Supplied data:
---*---

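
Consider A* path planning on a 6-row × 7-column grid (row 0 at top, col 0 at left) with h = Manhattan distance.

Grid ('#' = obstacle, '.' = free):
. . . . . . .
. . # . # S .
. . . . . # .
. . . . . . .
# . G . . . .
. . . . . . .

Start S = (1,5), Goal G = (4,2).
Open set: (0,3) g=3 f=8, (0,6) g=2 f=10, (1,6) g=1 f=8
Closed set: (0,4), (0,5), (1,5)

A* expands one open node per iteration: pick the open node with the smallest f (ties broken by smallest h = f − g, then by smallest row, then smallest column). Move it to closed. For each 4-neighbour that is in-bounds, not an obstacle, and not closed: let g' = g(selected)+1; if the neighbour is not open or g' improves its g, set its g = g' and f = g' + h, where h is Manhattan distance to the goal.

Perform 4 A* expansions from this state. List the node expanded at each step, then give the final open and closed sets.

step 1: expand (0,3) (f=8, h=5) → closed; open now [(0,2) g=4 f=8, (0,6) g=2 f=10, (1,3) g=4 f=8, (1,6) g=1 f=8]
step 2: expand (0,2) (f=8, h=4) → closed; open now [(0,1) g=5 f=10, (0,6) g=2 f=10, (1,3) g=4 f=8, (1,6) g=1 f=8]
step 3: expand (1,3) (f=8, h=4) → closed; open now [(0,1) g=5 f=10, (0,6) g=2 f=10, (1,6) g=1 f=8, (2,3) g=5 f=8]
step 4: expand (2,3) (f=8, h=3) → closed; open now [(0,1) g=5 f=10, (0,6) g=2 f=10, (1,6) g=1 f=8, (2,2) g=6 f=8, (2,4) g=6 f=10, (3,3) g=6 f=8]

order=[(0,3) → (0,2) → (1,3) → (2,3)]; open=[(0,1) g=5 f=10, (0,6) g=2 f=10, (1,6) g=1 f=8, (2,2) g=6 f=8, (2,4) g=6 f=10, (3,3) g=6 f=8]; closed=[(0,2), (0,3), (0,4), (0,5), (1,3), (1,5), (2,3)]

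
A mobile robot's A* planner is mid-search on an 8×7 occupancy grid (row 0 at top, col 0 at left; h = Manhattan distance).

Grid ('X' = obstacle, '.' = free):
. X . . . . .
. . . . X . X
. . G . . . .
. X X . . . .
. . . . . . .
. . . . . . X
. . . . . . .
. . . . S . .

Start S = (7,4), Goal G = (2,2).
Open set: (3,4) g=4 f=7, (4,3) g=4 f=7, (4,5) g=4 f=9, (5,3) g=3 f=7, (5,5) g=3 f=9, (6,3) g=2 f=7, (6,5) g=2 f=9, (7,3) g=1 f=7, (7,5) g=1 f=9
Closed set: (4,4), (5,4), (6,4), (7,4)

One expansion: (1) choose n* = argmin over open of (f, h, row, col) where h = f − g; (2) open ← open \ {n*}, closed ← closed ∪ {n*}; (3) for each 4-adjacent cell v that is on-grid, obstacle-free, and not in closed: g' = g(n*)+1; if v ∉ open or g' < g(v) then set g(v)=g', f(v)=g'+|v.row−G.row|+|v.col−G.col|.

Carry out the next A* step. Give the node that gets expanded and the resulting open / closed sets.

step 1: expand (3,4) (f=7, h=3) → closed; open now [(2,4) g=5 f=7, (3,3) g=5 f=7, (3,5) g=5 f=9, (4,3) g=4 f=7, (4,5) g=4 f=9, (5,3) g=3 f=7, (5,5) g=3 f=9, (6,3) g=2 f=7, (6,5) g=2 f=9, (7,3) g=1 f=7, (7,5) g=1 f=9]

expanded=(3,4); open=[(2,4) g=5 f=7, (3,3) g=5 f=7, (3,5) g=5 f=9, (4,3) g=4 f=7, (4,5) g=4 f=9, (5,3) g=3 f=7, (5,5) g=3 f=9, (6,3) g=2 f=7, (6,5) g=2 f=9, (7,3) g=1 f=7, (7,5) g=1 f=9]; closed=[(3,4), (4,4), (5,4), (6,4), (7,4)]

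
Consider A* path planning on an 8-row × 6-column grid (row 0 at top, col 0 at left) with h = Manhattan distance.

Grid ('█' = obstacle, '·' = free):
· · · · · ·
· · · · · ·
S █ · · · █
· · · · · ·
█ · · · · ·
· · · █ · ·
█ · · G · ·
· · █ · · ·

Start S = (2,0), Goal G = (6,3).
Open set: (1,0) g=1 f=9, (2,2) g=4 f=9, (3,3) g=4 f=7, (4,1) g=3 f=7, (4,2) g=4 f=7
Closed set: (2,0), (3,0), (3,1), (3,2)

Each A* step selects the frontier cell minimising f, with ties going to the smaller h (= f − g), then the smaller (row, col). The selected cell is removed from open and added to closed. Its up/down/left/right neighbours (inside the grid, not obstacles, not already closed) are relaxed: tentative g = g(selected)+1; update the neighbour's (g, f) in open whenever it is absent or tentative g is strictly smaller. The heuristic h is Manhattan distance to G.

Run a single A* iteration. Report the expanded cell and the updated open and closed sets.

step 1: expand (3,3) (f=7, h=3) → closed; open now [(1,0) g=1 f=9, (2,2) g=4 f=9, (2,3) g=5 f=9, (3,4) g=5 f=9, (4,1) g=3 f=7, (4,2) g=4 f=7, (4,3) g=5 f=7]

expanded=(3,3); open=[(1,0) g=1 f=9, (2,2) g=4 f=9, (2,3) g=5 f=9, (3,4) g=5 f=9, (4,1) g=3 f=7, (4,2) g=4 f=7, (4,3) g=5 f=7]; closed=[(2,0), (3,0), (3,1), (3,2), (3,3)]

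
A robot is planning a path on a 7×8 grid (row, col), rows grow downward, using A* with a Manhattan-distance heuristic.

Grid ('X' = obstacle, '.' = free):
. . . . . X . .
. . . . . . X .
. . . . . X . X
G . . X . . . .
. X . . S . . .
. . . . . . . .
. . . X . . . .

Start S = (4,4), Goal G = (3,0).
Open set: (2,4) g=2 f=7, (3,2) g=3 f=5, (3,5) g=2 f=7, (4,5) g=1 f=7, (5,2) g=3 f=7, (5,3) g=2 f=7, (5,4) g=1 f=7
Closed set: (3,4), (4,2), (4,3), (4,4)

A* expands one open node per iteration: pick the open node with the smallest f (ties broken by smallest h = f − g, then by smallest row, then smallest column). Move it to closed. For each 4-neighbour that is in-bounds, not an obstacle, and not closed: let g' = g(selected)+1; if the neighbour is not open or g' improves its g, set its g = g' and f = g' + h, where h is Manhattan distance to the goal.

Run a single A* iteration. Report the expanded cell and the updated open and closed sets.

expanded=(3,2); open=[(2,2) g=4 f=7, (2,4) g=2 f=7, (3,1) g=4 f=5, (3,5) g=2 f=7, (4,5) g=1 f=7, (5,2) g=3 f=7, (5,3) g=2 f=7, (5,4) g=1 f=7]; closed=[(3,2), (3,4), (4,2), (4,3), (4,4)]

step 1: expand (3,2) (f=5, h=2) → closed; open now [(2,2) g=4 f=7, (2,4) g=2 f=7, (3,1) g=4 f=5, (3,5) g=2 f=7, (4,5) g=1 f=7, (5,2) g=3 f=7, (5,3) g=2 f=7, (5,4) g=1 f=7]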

---*---

Task goal: For each line in the records that holds "Consider", show that line as it stands.

Task response:
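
Consider A* path planning on a 6-row × 7-column grid (row 0 at top, col 0 at left) with h = Manhattan distance.
Consider A* path planning on an 8-row × 6-column grid (row 0 at top, col 0 at left) with h = Manhattan distance.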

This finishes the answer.